Extracted records ▸

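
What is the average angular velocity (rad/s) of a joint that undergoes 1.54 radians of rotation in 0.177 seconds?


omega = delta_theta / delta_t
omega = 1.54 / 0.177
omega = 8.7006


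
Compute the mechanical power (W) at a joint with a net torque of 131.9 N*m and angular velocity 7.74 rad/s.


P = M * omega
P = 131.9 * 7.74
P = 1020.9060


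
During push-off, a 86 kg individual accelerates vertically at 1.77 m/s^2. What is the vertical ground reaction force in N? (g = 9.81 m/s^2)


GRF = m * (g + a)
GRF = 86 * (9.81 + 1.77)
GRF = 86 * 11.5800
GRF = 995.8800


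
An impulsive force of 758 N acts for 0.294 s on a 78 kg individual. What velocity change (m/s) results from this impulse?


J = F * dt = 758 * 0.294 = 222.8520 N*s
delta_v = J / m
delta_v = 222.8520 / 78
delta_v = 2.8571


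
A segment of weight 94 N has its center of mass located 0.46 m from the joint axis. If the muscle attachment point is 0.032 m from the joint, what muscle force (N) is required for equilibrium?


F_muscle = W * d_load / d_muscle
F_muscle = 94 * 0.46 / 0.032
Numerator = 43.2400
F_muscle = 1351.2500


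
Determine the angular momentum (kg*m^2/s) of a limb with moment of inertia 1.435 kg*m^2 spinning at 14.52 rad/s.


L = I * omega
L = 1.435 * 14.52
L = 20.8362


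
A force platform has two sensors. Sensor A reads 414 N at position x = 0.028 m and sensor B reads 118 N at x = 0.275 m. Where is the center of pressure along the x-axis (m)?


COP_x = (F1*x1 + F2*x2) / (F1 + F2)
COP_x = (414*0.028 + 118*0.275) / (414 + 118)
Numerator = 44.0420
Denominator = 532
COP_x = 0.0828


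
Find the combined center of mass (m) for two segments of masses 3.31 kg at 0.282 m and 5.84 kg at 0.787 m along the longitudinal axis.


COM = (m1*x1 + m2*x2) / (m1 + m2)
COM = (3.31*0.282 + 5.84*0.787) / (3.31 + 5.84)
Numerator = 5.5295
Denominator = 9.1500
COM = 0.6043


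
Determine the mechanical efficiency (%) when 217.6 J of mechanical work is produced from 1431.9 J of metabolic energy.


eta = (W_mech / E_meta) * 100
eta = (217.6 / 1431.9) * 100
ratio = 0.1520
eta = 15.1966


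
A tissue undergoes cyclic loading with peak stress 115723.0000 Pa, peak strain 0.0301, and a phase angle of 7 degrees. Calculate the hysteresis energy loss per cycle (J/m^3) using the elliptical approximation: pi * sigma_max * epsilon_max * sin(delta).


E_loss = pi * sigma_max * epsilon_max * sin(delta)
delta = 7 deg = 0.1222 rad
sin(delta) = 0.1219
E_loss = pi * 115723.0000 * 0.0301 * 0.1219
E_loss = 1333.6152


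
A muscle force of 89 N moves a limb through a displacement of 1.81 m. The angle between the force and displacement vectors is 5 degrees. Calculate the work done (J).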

EXERCISE ▸ Go through the data above and return every line exactly.

WRITTEN RESPONSE ▸
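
What is the average angular velocity (rad/s) of a joint that undergoes 1.54 radians of rotation in 0.177 seconds?


omega = delta_theta / delta_t
omega = 1.54 / 0.177
omega = 8.7006


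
Compute the mechanical power (W) at a joint with a net torque of 131.9 N*m and angular velocity 7.74 rad/s.


P = M * omega
P = 131.9 * 7.74
P = 1020.9060


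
During push-off, a 86 kg individual accelerates vertically at 1.77 m/s^2. What is the vertical ground reaction force in N? (g = 9.81 m/s^2)


GRF = m * (g + a)
GRF = 86 * (9.81 + 1.77)
GRF = 86 * 11.5800
GRF = 995.8800


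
An impulsive force of 758 N acts for 0.294 s on a 78 kg individual. What velocity change (m/s) results from this impulse?


J = F * dt = 758 * 0.294 = 222.8520 N*s
delta_v = J / m
delta_v = 222.8520 / 78
delta_v = 2.8571


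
A segment of weight 94 N has its center of mass located 0.46 m from the joint axis. If the muscle attachment point is 0.032 m from the joint, what muscle force (N) is required for equilibrium?


F_muscle = W * d_load / d_muscle
F_muscle = 94 * 0.46 / 0.032
Numerator = 43.2400
F_muscle = 1351.2500


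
Determine the angular momentum (kg*m^2/s) of a limb with moment of inertia 1.435 kg*m^2 spinning at 14.52 rad/s.


L = I * omega
L = 1.435 * 14.52
L = 20.8362


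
A force platform has two sensors. Sensor A reads 414 N at position x = 0.028 m and sensor B reads 118 N at x = 0.275 m. Where is the center of pressure along the x-axis (m)?


COP_x = (F1*x1 + F2*x2) / (F1 + F2)
COP_x = (414*0.028 + 118*0.275) / (414 + 118)
Numerator = 44.0420
Denominator = 532
COP_x = 0.0828


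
Find the combined center of mass (m) for two segments of masses 3.31 kg at 0.282 m and 5.84 kg at 0.787 m along the longitudinal axis.


COM = (m1*x1 + m2*x2) / (m1 + m2)
COM = (3.31*0.282 + 5.84*0.787) / (3.31 + 5.84)
Numerator = 5.5295
Denominator = 9.1500
COM = 0.6043


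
Determine the mechanical efficiency (%) when 217.6 J of mechanical work is produced from 1431.9 J of metabolic energy.


eta = (W_mech / E_meta) * 100
eta = (217.6 / 1431.9) * 100
ratio = 0.1520
eta = 15.1966


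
A tissue undergoes cyclic loading with peak stress 115723.0000 Pa, peak strain 0.0301, and a phase angle of 7 degrees. Calculate the hysteresis energy loss per cycle (J/m^3) using the elliptical approximation: pi * sigma_max * epsilon_max * sin(delta).


E_loss = pi * sigma_max * epsilon_max * sin(delta)
delta = 7 deg = 0.1222 rad
sin(delta) = 0.1219
E_loss = pi * 115723.0000 * 0.0301 * 0.1219
E_loss = 1333.6152


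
A muscle force of 89 N moves a limb through a displacement of 1.81 m. The angle between the force and displacement vectors is 5 degrees. Calculate the work done (J).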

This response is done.